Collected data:
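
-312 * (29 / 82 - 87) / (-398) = -554190/8159 = -67.92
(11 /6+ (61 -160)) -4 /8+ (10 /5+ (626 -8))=1567/3 = 522.33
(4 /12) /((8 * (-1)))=-1/24 = -0.04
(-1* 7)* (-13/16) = 91/16 = 5.69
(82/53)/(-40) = -41/1060 = -0.04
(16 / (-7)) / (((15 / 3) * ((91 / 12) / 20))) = -1.21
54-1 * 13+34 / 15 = 649/15 = 43.27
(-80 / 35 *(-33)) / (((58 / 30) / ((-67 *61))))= -32369040/203 = -159453.40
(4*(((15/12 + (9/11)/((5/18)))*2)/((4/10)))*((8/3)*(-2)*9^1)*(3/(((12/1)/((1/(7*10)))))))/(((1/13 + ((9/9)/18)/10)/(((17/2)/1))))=-22030164/14861 = -1482.41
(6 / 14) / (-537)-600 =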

* **Work required**
Write out only those lines that fall between the one containing "((9/9)/18)/10)/(((17/2)/1))))=-22030164/14861 = -1482.41" and the end of the entries, the first and last included, exactly as they read.

* **Expected answer**
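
(4*(((15/12 + (9/11)/((5/18)))*2)/((4/10)))*((8/3)*(-2)*9^1)*(3/(((12/1)/((1/(7*10)))))))/(((1/13 + ((9/9)/18)/10)/(((17/2)/1))))=-22030164/14861 = -1482.41
(6 / 14) / (-537)-600 =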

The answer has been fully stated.